_DATA_:
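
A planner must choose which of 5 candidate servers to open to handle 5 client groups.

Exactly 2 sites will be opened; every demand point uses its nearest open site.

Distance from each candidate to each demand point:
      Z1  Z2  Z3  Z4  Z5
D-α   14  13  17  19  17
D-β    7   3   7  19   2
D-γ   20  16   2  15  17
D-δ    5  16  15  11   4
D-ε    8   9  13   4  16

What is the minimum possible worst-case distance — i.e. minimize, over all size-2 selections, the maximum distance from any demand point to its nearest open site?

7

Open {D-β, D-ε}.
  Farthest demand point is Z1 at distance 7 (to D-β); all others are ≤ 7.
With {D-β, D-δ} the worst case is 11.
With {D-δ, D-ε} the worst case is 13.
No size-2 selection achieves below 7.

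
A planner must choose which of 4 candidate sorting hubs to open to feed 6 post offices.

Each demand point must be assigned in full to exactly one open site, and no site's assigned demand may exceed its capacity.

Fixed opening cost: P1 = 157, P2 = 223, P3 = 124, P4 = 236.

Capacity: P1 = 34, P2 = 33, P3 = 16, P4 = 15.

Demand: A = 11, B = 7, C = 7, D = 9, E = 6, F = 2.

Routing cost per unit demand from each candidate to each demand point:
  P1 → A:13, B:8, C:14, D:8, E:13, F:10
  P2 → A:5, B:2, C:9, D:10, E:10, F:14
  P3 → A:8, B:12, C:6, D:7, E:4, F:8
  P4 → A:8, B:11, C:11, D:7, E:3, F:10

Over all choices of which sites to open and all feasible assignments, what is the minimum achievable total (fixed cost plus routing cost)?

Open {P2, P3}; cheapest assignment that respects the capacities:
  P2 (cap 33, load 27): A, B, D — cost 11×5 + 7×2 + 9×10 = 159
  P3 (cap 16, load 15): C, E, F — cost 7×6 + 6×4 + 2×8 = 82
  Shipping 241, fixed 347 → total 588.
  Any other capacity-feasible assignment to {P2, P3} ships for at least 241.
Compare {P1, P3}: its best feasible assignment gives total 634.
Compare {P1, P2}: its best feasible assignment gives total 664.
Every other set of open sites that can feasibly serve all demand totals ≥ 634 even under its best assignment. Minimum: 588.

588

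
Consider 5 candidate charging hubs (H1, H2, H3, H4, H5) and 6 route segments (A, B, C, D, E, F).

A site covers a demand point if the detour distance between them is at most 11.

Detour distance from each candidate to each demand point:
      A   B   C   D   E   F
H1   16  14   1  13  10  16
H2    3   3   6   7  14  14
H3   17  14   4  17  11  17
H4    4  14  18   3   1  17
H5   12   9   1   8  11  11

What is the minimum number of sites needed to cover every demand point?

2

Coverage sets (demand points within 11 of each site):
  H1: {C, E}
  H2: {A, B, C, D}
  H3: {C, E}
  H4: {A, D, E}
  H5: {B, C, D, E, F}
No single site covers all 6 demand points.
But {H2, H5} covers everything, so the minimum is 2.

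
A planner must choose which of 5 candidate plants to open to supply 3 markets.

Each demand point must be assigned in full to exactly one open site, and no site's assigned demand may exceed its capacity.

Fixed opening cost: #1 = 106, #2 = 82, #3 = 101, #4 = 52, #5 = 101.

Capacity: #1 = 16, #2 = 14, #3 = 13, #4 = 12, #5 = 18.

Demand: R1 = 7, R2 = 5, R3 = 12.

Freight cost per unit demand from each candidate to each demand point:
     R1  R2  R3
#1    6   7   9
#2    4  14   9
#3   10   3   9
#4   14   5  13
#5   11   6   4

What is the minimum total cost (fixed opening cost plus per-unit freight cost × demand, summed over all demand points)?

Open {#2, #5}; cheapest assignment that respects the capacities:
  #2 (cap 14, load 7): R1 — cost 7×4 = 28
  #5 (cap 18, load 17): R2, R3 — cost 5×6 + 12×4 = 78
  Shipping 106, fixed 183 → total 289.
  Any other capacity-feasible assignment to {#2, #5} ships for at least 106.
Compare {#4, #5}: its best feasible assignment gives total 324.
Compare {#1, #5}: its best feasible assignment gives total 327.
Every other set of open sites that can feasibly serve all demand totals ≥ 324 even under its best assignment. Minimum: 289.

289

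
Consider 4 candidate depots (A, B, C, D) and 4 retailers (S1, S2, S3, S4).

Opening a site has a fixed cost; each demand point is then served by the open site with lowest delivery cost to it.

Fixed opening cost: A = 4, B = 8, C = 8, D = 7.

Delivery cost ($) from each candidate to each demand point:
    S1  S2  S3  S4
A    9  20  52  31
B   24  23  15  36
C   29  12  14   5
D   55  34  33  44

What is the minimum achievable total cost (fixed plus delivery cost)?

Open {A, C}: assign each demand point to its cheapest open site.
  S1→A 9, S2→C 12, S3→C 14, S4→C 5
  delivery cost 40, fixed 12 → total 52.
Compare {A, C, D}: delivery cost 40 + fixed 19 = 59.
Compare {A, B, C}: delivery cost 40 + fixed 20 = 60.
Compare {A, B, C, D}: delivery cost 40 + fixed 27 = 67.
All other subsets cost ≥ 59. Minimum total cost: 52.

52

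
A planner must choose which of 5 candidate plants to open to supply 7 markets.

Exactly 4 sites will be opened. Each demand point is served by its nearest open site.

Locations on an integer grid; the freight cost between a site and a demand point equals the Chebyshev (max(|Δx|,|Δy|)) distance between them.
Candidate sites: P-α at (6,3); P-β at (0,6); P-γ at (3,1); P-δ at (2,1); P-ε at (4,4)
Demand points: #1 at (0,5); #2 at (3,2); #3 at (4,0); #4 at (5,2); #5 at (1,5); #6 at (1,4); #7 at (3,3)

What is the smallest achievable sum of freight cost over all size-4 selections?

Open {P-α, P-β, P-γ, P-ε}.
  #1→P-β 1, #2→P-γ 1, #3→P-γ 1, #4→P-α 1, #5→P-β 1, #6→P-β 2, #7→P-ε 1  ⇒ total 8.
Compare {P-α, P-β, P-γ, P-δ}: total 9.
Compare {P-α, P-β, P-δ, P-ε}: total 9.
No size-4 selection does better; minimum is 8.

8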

_WHAT YOU SHOULD DO_: Each line of the data is to be retyped exactly.

_WORKED SOLUTION_:
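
A planner must choose which of 5 candidate servers to open to handle 5 client groups.

Exactly 2 sites will be opened; every demand point uses its nearest open site.

Distance from each candidate to each demand point:
      Z1  Z2  Z3  Z4  Z5
D-α   14  13  17  19  17
D-β    7   3   7  19   2
D-γ   20  16   2  15  17
D-δ    5  16  15  11   4
D-ε    8   9  13   4  16

What is the minimum possible worst-case distance — i.e. minimize, over all size-2 selections, the maximum distance from any demand point to its nearest open site?

7

Open {D-β, D-ε}.
  Farthest demand point is Z1 at distance 7 (to D-β); all others are ≤ 7.
With {D-β, D-δ} the worst case is 11.
With {D-δ, D-ε} the worst case is 13.
No size-2 selection achieves below 7.

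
A planner must choose which of 4 candidate sorting hubs to open to feed 6 post offices.

Each demand point must be assigned in full to exactly one open site, and no site's assigned demand may exceed its capacity.

Fixed opening cost: P1 = 157, P2 = 223, P3 = 124, P4 = 236.

Capacity: P1 = 34, P2 = 33, P3 = 16, P4 = 15.

Demand: A = 11, B = 7, C = 7, D = 9, E = 6, F = 2.

Routing cost per unit demand from each candidate to each demand point:
  P1 → A:13, B:8, C:14, D:8, E:13, F:10
  P2 → A:5, B:2, C:9, D:10, E:10, F:14
  P3 → A:8, B:12, C:6, D:7, E:4, F:8
  P4 → A:8, B:11, C:11, D:7, E:3, F:10

Over all choices of which sites to open and all feasible assignments, what is the minimum achievable total (fixed cost plus routing cost)?

Open {P2, P3}; cheapest assignment that respects the capacities:
  P2 (cap 33, load 27): A, B, D — cost 11×5 + 7×2 + 9×10 = 159
  P3 (cap 16, load 15): C, E, F — cost 7×6 + 6×4 + 2×8 = 82
  Shipping 241, fixed 347 → total 588.
  Any other capacity-feasible assignment to {P2, P3} ships for at least 241.
Compare {P1, P3}: its best feasible assignment gives total 634.
Compare {P1, P2}: its best feasible assignment gives total 664.
Every other set of open sites that can feasibly serve all demand totals ≥ 634 even under its best assignment. Minimum: 588.

588

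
Consider 5 candidate charging hubs (H1, H2, H3, H4, H5) and 6 route segments (A, B, C, D, E, F).

A site covers a demand point if the detour distance between them is at most 11.

Detour distance from each candidate to each demand point:
      A   B   C   D   E   F
H1   16  14   1  13  10  16
H2    3   3   6   7  14  14
H3   17  14   4  17  11  17
H4    4  14  18   3   1  17
H5   12   9   1   8  11  11

What is the minimum number of sites needed to cover every demand point?

2

Coverage sets (demand points within 11 of each site):
  H1: {C, E}
  H2: {A, B, C, D}
  H3: {C, E}
  H4: {A, D, E}
  H5: {B, C, D, E, F}
No single site covers all 6 demand points.
But {H2, H5} covers everything, so the minimum is 2.

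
A planner must choose which of 5 candidate plants to open to supply 3 markets.

Each demand point must be assigned in full to exactly one open site, and no site's assigned demand may exceed its capacity.

Fixed opening cost: #1 = 106, #2 = 82, #3 = 101, #4 = 52, #5 = 101.

Capacity: #1 = 16, #2 = 14, #3 = 13, #4 = 12, #5 = 18.

Demand: R1 = 7, R2 = 5, R3 = 12.

Freight cost per unit demand from each candidate to each demand point:
     R1  R2  R3
#1    6   7   9
#2    4  14   9
#3   10   3   9
#4   14   5  13
#5   11   6   4

What is the minimum total cost (fixed opening cost plus per-unit freight cost × demand, summed over all demand points)?

Open {#2, #5}; cheapest assignment that respects the capacities:
  #2 (cap 14, load 7): R1 — cost 7×4 = 28
  #5 (cap 18, load 17): R2, R3 — cost 5×6 + 12×4 = 78
  Shipping 106, fixed 183 → total 289.
  Any other capacity-feasible assignment to {#2, #5} ships for at least 106.
Compare {#4, #5}: its best feasible assignment gives total 324.
Compare {#1, #5}: its best feasible assignment gives total 327.
Every other set of open sites that can feasibly serve all demand totals ≥ 324 even under its best assignment. Minimum: 289.

289

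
Consider 4 candidate depots (A, B, C, D) and 4 retailers (S1, S2, S3, S4).

Opening a site has a fixed cost; each demand point is then served by the open site with lowest delivery cost to it.

Fixed opening cost: A = 4, B = 8, C = 8, D = 7.

Delivery cost ($) from each candidate to each demand point:
    S1  S2  S3  S4
A    9  20  52  31
B   24  23  15  36
C   29  12  14   5
D   55  34  33  44

What is the minimum achievable total cost (fixed plus delivery cost)?

Open {A, C}: assign each demand point to its cheapest open site.
  S1→A 9, S2→C 12, S3→C 14, S4→C 5
  delivery cost 40, fixed 12 → total 52.
Compare {A, C, D}: delivery cost 40 + fixed 19 = 59.
Compare {A, B, C}: delivery cost 40 + fixed 20 = 60.
Compare {A, B, C, D}: delivery cost 40 + fixed 27 = 67.
All other subsets cost ≥ 59. Minimum total cost: 52.

52

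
A planner must choose which of 5 candidate plants to open to supply 7 markets.

Exactly 4 sites will be opened. Each demand point is served by its nearest open site.

Locations on an integer grid; the freight cost between a site and a demand point equals the Chebyshev (max(|Δx|,|Δy|)) distance between them.
Candidate sites: P-α at (6,3); P-β at (0,6); P-γ at (3,1); P-δ at (2,1); P-ε at (4,4)
Demand points: #1 at (0,5); #2 at (3,2); #3 at (4,0); #4 at (5,2); #5 at (1,5); #6 at (1,4); #7 at (3,3)

What is the smallest achievable sum of freight cost over all size-4 selections?

Open {P-α, P-β, P-γ, P-ε}.
  #1→P-β 1, #2→P-γ 1, #3→P-γ 1, #4→P-α 1, #5→P-β 1, #6→P-β 2, #7→P-ε 1  ⇒ total 8.
Compare {P-α, P-β, P-γ, P-δ}: total 9.
Compare {P-α, P-β, P-δ, P-ε}: total 9.
No size-4 selection does better; minimum is 8.

8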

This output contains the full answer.